* [LISTED RECORDS]

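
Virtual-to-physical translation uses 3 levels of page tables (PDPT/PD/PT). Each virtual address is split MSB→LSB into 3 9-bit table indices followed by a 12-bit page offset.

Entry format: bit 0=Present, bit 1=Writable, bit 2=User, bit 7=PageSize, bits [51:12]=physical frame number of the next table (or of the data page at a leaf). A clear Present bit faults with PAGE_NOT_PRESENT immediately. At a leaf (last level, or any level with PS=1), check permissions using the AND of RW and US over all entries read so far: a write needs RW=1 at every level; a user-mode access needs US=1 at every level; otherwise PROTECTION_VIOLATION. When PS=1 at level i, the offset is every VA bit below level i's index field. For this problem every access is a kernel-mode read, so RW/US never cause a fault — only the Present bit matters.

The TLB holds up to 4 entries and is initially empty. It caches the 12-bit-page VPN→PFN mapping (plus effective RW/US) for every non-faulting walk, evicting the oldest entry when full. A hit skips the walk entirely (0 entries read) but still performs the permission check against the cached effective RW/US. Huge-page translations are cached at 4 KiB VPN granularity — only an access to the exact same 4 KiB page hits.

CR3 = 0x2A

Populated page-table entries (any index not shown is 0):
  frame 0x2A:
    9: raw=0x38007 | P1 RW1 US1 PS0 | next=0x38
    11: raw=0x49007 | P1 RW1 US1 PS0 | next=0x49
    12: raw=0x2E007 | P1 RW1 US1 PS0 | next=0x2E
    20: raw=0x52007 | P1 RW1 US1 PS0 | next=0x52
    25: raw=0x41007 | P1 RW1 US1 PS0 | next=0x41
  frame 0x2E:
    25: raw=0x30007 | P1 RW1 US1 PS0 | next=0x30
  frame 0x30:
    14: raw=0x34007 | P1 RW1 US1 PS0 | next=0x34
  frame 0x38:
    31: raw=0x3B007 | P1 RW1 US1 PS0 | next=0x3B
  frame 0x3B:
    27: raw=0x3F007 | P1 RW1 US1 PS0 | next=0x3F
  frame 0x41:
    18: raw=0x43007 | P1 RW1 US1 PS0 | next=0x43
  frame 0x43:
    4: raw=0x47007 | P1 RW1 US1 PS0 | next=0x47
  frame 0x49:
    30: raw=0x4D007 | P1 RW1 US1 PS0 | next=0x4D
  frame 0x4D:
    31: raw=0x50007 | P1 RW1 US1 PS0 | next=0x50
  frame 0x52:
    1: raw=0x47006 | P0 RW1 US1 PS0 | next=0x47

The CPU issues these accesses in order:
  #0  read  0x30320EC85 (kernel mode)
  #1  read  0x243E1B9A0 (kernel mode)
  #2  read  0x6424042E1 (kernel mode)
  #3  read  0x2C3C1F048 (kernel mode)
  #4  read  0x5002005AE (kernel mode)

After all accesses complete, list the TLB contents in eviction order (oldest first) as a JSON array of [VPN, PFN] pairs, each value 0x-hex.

Trace:
#0 VA=0x30320EC85 (r,kernel):
  [0] read 0x2A idx=12: raw=0x2E007 flags P=1 W=1 U=1 S=0
  [1] read 0x2E idx=25: raw=0x30007 flags P=1 W=1 U=1 S=0
  [2] read 0x30 idx=14: raw=0x34007 flags P=1 W=1 U=1 S=0
  ✓ 0x34C85  — 3 lookups
#1 VA=0x243E1B9A0 (r,kernel):
  [0] read 0x2A idx=9: raw=0x38007 flags P=1 W=1 U=1 S=0
  [1] read 0x38 idx=31: raw=0x3B007 flags P=1 W=1 U=1 S=0
  [2] read 0x3B idx=27: raw=0x3F007 flags P=1 W=1 U=1 S=0
  ✓ 0x3F9A0  — 3 lookups
#2 VA=0x6424042E1 (r,kernel):
  [0] read 0x2A idx=25: raw=0x41007 flags P=1 W=1 U=1 S=0
  [1] read 0x41 idx=18: raw=0x43007 flags P=1 W=1 U=1 S=0
  [2] read 0x43 idx=4: raw=0x47007 flags P=1 W=1 U=1 S=0
  ✓ 0x472E1  — 3 lookups
#3 VA=0x2C3C1F048 (r,kernel):
  [0] read 0x2A idx=11: raw=0x49007 flags P=1 W=1 U=1 S=0
  [1] read 0x49 idx=30: raw=0x4D007 flags P=1 W=1 U=1 S=0
  [2] read 0x4D idx=31: raw=0x50007 flags P=1 W=1 U=1 S=0
  ✓ 0x50048  — 3 lookups
#4 VA=0x5002005AE (r,kernel):
  [0] read 0x2A idx=20: raw=0x52007 flags P=1 W=1 U=1 S=0
  [1] read 0x52 idx=1: raw=0x47006 flags P=0 W=1 U=1 S=0
  ✗ PAGE_NOT_PRESENT  [2 reads]

TLB: [["0x30320E", "0x34"], ["0x243E1B", "0x3F"], ["0x642404", "0x47"], ["0x2C3C1F", "0x50"]]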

* [WHAT YOU WILL DO] Would you please repeat exactly the lines above, starting at the line with "1: raw=0x47006 |" and stopping at the line with "0x5002005AE (kernel mode)", both included?

* [SOLUTION]
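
    1: raw=0x47006 | P0 RW1 US1 PS0 | next=0x47

The CPU issues these accesses in order:
  #0  read  0x30320EC85 (kernel mode)
  #1  read  0x243E1B9A0 (kernel mode)
  #2  read  0x6424042E1 (kernel mode)
  #3  read  0x2C3C1F048 (kernel mode)
  #4  read  0x5002005AE (kernel mode)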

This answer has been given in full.